RECORD SET:
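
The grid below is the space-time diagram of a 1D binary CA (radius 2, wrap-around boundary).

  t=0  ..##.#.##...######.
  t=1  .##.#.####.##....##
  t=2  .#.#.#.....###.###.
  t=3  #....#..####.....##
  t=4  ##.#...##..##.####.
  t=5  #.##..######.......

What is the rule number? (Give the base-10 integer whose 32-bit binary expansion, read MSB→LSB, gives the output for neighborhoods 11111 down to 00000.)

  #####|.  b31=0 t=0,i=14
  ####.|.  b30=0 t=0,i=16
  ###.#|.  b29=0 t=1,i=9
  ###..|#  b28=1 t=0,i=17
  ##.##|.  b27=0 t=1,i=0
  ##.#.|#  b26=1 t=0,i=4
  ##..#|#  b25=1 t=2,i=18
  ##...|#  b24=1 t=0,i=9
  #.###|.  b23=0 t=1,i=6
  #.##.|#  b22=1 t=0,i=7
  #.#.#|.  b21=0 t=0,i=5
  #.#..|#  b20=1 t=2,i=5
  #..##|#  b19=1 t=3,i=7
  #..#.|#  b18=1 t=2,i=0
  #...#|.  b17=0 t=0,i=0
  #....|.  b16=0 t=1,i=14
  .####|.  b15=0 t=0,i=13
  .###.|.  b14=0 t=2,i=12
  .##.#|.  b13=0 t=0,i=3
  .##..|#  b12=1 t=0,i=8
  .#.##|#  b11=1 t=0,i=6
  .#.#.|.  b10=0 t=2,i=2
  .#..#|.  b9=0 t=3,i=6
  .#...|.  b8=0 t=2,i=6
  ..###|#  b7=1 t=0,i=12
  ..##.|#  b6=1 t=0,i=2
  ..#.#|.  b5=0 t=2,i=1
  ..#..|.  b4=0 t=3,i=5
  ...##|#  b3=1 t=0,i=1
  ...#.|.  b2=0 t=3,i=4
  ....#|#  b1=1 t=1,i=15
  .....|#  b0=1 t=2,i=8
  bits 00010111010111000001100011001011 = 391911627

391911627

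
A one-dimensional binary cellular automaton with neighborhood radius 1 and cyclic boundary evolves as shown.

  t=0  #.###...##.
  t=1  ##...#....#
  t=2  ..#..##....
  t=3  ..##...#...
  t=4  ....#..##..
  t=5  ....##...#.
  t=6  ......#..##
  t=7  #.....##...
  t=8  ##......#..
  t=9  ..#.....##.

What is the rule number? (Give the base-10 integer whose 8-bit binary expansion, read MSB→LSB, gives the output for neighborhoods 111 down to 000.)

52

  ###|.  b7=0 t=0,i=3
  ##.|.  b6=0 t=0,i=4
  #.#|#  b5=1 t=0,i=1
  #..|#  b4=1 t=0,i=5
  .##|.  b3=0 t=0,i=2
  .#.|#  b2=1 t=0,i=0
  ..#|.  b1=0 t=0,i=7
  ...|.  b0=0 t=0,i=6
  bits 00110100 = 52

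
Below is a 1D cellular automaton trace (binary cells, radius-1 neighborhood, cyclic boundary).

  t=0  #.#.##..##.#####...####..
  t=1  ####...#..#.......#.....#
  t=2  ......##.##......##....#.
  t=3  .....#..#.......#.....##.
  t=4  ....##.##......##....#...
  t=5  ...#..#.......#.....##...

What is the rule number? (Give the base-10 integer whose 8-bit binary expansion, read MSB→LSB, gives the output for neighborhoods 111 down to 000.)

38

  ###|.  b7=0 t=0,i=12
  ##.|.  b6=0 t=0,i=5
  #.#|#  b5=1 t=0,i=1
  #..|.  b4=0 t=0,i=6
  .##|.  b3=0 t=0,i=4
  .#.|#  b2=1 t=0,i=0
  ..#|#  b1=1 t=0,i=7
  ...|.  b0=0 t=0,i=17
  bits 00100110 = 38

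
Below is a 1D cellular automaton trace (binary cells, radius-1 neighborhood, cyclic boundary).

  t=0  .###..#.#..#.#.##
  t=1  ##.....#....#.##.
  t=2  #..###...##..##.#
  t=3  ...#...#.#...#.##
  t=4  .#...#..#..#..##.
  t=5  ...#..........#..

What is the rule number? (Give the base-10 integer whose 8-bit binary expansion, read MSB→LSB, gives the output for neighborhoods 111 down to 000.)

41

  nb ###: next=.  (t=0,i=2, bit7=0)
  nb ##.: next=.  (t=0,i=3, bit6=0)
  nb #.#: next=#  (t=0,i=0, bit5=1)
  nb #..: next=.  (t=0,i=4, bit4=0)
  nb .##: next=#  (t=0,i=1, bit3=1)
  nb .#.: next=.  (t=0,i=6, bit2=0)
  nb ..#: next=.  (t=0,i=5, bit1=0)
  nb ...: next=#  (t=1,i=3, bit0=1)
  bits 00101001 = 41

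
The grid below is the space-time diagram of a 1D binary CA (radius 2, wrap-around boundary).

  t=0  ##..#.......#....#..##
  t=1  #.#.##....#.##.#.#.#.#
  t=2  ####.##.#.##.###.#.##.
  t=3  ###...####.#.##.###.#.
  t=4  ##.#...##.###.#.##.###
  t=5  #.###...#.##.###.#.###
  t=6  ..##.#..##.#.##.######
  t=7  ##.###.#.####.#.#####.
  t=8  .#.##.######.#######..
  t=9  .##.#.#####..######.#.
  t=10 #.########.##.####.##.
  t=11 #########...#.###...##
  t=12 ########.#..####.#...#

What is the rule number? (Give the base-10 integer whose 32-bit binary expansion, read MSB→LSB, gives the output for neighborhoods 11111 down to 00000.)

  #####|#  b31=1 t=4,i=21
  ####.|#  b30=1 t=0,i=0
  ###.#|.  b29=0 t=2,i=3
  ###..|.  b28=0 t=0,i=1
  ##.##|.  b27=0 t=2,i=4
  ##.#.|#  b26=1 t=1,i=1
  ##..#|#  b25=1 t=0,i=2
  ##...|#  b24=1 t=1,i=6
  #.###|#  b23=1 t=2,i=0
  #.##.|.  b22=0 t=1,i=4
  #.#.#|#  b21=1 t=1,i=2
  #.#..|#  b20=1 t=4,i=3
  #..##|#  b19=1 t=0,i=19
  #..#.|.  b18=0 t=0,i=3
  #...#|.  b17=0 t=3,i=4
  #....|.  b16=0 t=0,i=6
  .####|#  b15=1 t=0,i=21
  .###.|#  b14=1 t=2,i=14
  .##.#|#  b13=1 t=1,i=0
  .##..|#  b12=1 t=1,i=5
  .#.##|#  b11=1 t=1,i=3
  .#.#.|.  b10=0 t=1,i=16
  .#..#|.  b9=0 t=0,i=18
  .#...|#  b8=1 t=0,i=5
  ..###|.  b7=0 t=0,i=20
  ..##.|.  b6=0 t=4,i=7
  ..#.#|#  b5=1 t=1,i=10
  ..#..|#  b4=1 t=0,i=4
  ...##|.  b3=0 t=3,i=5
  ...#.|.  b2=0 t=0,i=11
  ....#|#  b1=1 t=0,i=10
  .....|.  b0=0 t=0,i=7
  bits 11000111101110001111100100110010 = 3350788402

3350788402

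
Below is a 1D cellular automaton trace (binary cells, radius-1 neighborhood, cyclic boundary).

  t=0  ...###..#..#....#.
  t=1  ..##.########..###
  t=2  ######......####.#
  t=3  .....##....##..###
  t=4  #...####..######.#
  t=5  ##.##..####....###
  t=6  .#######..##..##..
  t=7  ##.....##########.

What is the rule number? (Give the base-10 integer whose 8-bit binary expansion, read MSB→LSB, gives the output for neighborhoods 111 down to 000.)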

EXERCISE GOAL: Restating all of the data exactly is the whole task.

RESULT OF THIS TASK:
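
The grid below is the space-time diagram of a 1D binary CA (radius 2, wrap-around boundary).

  t=0  ..##.#.##...######.
  t=1  .##.#.####.##....##
  t=2  .#.#.#.....###.###.
  t=3  #....#..####.....##
  t=4  ##.#...##..##.####.
  t=5  #.##..######.......

What is the rule number? (Give the base-10 integer whose 32-bit binary expansion, read MSB→LSB, gives the output for neighborhoods 11111 down to 00000.)

  #####|.  b31=0 t=0,i=14
  ####.|.  b30=0 t=0,i=16
  ###.#|.  b29=0 t=1,i=9
  ###..|#  b28=1 t=0,i=17
  ##.##|.  b27=0 t=1,i=0
  ##.#.|#  b26=1 t=0,i=4
  ##..#|#  b25=1 t=2,i=18
  ##...|#  b24=1 t=0,i=9
  #.###|.  b23=0 t=1,i=6
  #.##.|#  b22=1 t=0,i=7
  #.#.#|.  b21=0 t=0,i=5
  #.#..|#  b20=1 t=2,i=5
  #..##|#  b19=1 t=3,i=7
  #..#.|#  b18=1 t=2,i=0
  #...#|.  b17=0 t=0,i=0
  #....|.  b16=0 t=1,i=14
  .####|.  b15=0 t=0,i=13
  .###.|.  b14=0 t=2,i=12
  .##.#|.  b13=0 t=0,i=3
  .##..|#  b12=1 t=0,i=8
  .#.##|#  b11=1 t=0,i=6
  .#.#.|.  b10=0 t=2,i=2
  .#..#|.  b9=0 t=3,i=6
  .#...|.  b8=0 t=2,i=6
  ..###|#  b7=1 t=0,i=12
  ..##.|#  b6=1 t=0,i=2
  ..#.#|.  b5=0 t=2,i=1
  ..#..|.  b4=0 t=3,i=5
  ...##|#  b3=1 t=0,i=1
  ...#.|.  b2=0 t=3,i=4
  ....#|#  b1=1 t=1,i=15
  .....|#  b0=1 t=2,i=8
  bits 00010111010111000001100011001011 = 391911627

391911627

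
A one-dimensional binary cellular automaton with neighborhood radius 1 and cyclic boundary evolves as shown.

  t=0  #.###...##.
  t=1  ##...#....#
  t=2  ..#..##....
  t=3  ..##...#...
  t=4  ....#..##..
  t=5  ....##...#.
  t=6  ......#..##
  t=7  #.....##...
  t=8  ##......#..
  t=9  ..#.....##.

What is the rule number? (Give the base-10 integer whose 8-bit binary expansion, read MSB→LSB, gives the output for neighborhoods 111 down to 000.)

52

  ###|.  b7=0 t=0,i=3
  ##.|.  b6=0 t=0,i=4
  #.#|#  b5=1 t=0,i=1
  #..|#  b4=1 t=0,i=5
  .##|.  b3=0 t=0,i=2
  .#.|#  b2=1 t=0,i=0
  ..#|.  b1=0 t=0,i=7
  ...|.  b0=0 t=0,i=6
  bits 00110100 = 52

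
Below is a 1D cellular automaton trace (binary cells, radius-1 neighborhood, cyclic boundary).

  t=0  #.#.##..##.#####...####..
  t=1  ####...#..#.......#.....#
  t=2  ......##.##......##....#.
  t=3  .....#..#.......#.....##.
  t=4  ....##.##......##....#...
  t=5  ...#..#.......#.....##...

What is the rule number? (Give the base-10 integer whose 8-bit binary expansion, read MSB→LSB, gives the output for neighborhoods 111 down to 000.)

38

  ###|.  b7=0 t=0,i=12
  ##.|.  b6=0 t=0,i=5
  #.#|#  b5=1 t=0,i=1
  #..|.  b4=0 t=0,i=6
  .##|.  b3=0 t=0,i=4
  .#.|#  b2=1 t=0,i=0
  ..#|#  b1=1 t=0,i=7
  ...|.  b0=0 t=0,i=17
  bits 00100110 = 38

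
Below is a 1D cellular automaton trace (binary cells, radius-1 neighborhood, cyclic boundary).

  t=0  .###..#.#..#.#.##
  t=1  ##.....#....#.##.
  t=2  #..###...##..##.#
  t=3  ...#...#.#...#.##
  t=4  .#...#..#..#..##.
  t=5  ...#..........#..

What is the rule number? (Give the base-10 integer whose 8-bit binary expansion, read MSB→LSB, gives the output for neighborhoods 111 down to 000.)

41

  nb ###: next=.  (t=0,i=2, bit7=0)
  nb ##.: next=.  (t=0,i=3, bit6=0)
  nb #.#: next=#  (t=0,i=0, bit5=1)
  nb #..: next=.  (t=0,i=4, bit4=0)
  nb .##: next=#  (t=0,i=1, bit3=1)
  nb .#.: next=.  (t=0,i=6, bit2=0)
  nb ..#: next=.  (t=0,i=5, bit1=0)
  nb ...: next=#  (t=1,i=3, bit0=1)
  bits 00101001 = 41

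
The grid below is the space-time diagram of a 1D binary CA (radius 2, wrap-around boundary).

  t=0  ##..#.......#....#..##
  t=1  #.#.##....#.##.#.#.#.#
  t=2  ####.##.#.##.###.#.##.
  t=3  ###...####.#.##.###.#.
  t=4  ##.#...##.###.#.##.###
  t=5  #.###...#.##.###.#.###
  t=6  ..##.#..##.#.##.######
  t=7  ##.###.#.####.#.#####.
  t=8  .#.##.######.#######..
  t=9  .##.#.#####..######.#.
  t=10 #.########.##.####.##.
  t=11 #########...#.###...##
  t=12 ########.#..####.#...#

What is the rule number? (Give the base-10 integer whose 32-bit binary expansion, read MSB→LSB, gives the output for neighborhoods 11111 down to 00000.)

  #####|#  b31=1 t=4,i=21
  ####.|#  b30=1 t=0,i=0
  ###.#|.  b29=0 t=2,i=3
  ###..|.  b28=0 t=0,i=1
  ##.##|.  b27=0 t=2,i=4
  ##.#.|#  b26=1 t=1,i=1
  ##..#|#  b25=1 t=0,i=2
  ##...|#  b24=1 t=1,i=6
  #.###|#  b23=1 t=2,i=0
  #.##.|.  b22=0 t=1,i=4
  #.#.#|#  b21=1 t=1,i=2
  #.#..|#  b20=1 t=4,i=3
  #..##|#  b19=1 t=0,i=19
  #..#.|.  b18=0 t=0,i=3
  #...#|.  b17=0 t=3,i=4
  #....|.  b16=0 t=0,i=6
  .####|#  b15=1 t=0,i=21
  .###.|#  b14=1 t=2,i=14
  .##.#|#  b13=1 t=1,i=0
  .##..|#  b12=1 t=1,i=5
  .#.##|#  b11=1 t=1,i=3
  .#.#.|.  b10=0 t=1,i=16
  .#..#|.  b9=0 t=0,i=18
  .#...|#  b8=1 t=0,i=5
  ..###|.  b7=0 t=0,i=20
  ..##.|.  b6=0 t=4,i=7
  ..#.#|#  b5=1 t=1,i=10
  ..#..|#  b4=1 t=0,i=4
  ...##|.  b3=0 t=3,i=5
  ...#.|.  b2=0 t=0,i=11
  ....#|#  b1=1 t=0,i=10
  .....|.  b0=0 t=0,i=7
  bits 11000111101110001111100100110010 = 3350788402

3350788402

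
Below is a 1D cellular automaton trace (binary cells, radius-1 neighborhood, cyclic boundary).

  t=0  ...###..#..#....#.
  t=1  ..##.########..###
  t=2  ######......####.#
  t=3  .....##....##..###
  t=4  #...####..######.#
  t=5  ##.##..####....###
  t=6  .#######..##..##..
  t=7  ##.....##########.

What is the rule number? (Give the base-10 integer whose 8-bit binary expansion, read MSB→LSB, gives the output for neighborhoods 111 down to 000.)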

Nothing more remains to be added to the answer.